Exercise objective >> Locate the line containing "δ(q, 0, B) = (q, ε)" in the material below; repeat it and every line after it, exactly as written.

***

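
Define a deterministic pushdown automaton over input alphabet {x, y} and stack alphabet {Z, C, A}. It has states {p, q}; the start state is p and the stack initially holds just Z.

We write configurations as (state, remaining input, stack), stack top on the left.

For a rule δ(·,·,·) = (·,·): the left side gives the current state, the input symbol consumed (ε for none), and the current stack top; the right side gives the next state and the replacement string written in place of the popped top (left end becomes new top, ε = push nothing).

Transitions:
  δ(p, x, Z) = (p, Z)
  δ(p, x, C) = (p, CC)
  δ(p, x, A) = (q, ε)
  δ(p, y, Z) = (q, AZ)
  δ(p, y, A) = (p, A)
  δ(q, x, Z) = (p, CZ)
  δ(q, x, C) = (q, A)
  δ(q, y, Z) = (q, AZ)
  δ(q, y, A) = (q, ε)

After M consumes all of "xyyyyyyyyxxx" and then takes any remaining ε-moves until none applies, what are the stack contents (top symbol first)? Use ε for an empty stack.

(p, xyyyyyyyyxxx, Z)
  read x, top Z: go to p, push Z → (p, yyyyyyyyxxx, Z)
  read y, top Z: go to q, push AZ → (q, yyyyyyyxxx, AZ)
  read y, top A: go to q, push ε → (q, yyyyyyxxx, Z)
  read y, top Z: go to q, push AZ → (q, yyyyyxxx, AZ)
  read y, top A: go to q, push ε → (q, yyyyxxx, Z)
  read y, top Z: go to q, push AZ → (q, yyyxxx, AZ)
  read y, top A: go to q, push ε → (q, yyxxx, Z)
  read y, top Z: go to q, push AZ → (q, yxxx, AZ)
  read y, top A: go to q, push ε → (q, xxx, Z)
  read x, top Z: go to p, push CZ → (p, xx, CZ)
  read x, top C: go to p, push CC → (p, x, CCZ)
  read x, top C: go to p, push CC → (p, ε, CCCZ)
All input consumed in state p with stack CCCZ.

CCCZ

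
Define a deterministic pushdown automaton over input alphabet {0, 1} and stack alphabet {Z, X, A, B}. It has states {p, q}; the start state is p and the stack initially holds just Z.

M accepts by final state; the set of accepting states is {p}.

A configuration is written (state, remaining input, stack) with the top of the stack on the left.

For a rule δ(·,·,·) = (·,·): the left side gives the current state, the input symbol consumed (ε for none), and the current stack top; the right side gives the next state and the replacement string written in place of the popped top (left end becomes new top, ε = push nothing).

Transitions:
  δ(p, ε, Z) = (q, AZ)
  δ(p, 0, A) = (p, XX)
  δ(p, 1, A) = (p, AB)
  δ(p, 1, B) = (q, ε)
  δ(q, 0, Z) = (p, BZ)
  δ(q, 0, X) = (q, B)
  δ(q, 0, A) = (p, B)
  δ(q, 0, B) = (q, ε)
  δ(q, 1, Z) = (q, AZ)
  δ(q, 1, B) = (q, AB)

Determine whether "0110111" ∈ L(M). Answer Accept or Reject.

Reject

(p, 0110111, Z)
  ε-move, top Z: go to q, push AZ → (q, 0110111, AZ)
  read 0, top A: go to p, push B → (p, 110111, BZ)
  read 1, top B: go to q, push ε → (q, 10111, Z)
  read 1, top Z: go to q, push AZ → (q, 0111, AZ)
  read 0, top A: go to p, push B → (p, 111, BZ)
  read 1, top B: go to q, push ε → (q, 11, Z)
  read 1, top Z: go to q, push AZ → (q, 1, AZ)
No transition applies at (q, 1, AZ); input not fully consumed.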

***

Solution for this problem >>
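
  δ(q, 0, B) = (q, ε)
  δ(q, 1, Z) = (q, AZ)
  δ(q, 1, B) = (q, AB)

Determine whether "0110111" ∈ L(M). Answer Accept or Reject.

Reject

(p, 0110111, Z)
  ε-move, top Z: go to q, push AZ → (q, 0110111, AZ)
  read 0, top A: go to p, push B → (p, 110111, BZ)
  read 1, top B: go to q, push ε → (q, 10111, Z)
  read 1, top Z: go to q, push AZ → (q, 0111, AZ)
  read 0, top A: go to p, push B → (p, 111, BZ)
  read 1, top B: go to q, push ε → (q, 11, Z)
  read 1, top Z: go to q, push AZ → (q, 1, AZ)
No transition applies at (q, 1, AZ); input not fully consumed.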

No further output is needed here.